>>>>

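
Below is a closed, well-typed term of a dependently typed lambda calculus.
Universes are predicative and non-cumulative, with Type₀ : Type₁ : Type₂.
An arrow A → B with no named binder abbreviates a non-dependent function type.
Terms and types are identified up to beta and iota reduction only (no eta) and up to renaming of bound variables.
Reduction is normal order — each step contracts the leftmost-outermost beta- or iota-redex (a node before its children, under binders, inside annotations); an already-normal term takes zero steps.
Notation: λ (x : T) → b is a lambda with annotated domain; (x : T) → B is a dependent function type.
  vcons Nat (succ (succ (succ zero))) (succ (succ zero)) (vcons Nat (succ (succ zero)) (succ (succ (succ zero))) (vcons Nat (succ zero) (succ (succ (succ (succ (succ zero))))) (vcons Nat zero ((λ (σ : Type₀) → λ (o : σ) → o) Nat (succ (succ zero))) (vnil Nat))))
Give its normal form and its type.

resulting normal form:
  vcons Nat (succ (succ (succ zero))) (succ (succ zero)) (vcons Nat (succ (succ zero)) (succ (succ (succ zero))) (vcons Nat (succ zero) (succ (succ (succ (succ (succ zero))))) (vcons Nat zero (succ (succ zero)) (vnil Nat))))
the term's type:
  Vec Nat (succ (succ (succ (succ zero))))
observation: the term reaches its normal form after 2 normal-order steps.


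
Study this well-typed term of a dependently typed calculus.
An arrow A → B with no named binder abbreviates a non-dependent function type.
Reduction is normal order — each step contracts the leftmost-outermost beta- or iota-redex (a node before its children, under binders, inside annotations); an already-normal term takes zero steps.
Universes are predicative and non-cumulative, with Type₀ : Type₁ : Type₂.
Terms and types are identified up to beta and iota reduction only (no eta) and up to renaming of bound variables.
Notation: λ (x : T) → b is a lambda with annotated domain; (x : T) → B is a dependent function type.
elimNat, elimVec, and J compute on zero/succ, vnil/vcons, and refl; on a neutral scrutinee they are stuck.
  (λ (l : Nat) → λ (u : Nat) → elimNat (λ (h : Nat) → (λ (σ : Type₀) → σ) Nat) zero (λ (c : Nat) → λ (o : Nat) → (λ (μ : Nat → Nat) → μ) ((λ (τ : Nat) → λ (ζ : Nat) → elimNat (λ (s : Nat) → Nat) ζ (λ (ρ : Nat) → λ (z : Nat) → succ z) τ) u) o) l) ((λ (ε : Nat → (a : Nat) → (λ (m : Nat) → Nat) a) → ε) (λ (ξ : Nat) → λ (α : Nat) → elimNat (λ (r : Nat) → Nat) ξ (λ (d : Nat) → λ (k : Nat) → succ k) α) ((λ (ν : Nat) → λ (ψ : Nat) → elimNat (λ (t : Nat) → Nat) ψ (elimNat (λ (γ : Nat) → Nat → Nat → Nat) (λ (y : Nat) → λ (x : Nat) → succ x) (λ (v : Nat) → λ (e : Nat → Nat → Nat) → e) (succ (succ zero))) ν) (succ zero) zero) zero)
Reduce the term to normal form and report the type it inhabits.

resulting normal form:
  λ (l : Nat) → elimNat (λ (u : Nat) → Nat) zero (λ (h : Nat) → λ (σ : Nat) → succ σ) l
type:
  Nat → Nat


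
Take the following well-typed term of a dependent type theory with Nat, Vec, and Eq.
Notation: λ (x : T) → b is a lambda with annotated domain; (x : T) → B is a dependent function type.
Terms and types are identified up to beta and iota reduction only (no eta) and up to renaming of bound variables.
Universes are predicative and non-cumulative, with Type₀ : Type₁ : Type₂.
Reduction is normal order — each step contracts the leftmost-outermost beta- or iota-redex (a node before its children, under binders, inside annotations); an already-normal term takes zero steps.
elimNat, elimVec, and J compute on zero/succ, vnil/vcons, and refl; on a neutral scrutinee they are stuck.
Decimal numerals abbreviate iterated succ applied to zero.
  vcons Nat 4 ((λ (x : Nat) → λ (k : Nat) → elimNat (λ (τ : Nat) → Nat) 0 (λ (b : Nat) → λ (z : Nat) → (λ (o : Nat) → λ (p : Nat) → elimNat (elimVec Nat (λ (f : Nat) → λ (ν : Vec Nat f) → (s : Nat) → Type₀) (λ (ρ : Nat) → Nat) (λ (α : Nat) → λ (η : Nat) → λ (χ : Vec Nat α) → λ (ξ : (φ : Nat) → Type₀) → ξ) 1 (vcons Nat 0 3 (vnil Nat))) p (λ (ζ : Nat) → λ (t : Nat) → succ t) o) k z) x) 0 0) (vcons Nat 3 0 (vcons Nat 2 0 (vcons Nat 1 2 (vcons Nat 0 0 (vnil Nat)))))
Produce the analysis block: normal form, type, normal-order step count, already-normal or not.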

<<<<

* **TASK DETAILS**: Write out again, exactly, the lines from the one holding "vcons Nat 4" through the end of the listing, with both ends included.

* **PROBLEM SOLUTION**:
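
  vcons Nat 4 ((λ (x : Nat) → λ (k : Nat) → elimNat (λ (τ : Nat) → Nat) 0 (λ (b : Nat) → λ (z : Nat) → (λ (o : Nat) → λ (p : Nat) → elimNat (elimVec Nat (λ (f : Nat) → λ (ν : Vec Nat f) → (s : Nat) → Type₀) (λ (ρ : Nat) → Nat) (λ (α : Nat) → λ (η : Nat) → λ (χ : Vec Nat α) → λ (ξ : (φ : Nat) → Type₀) → ξ) 1 (vcons Nat 0 3 (vnil Nat))) p (λ (ζ : Nat) → λ (t : Nat) → succ t) o) k z) x) 0 0) (vcons Nat 3 0 (vcons Nat 2 0 (vcons Nat 1 2 (vcons Nat 0 0 (vnil Nat)))))
Produce the analysis block: normal form, type, normal-order step count, already-normal or not.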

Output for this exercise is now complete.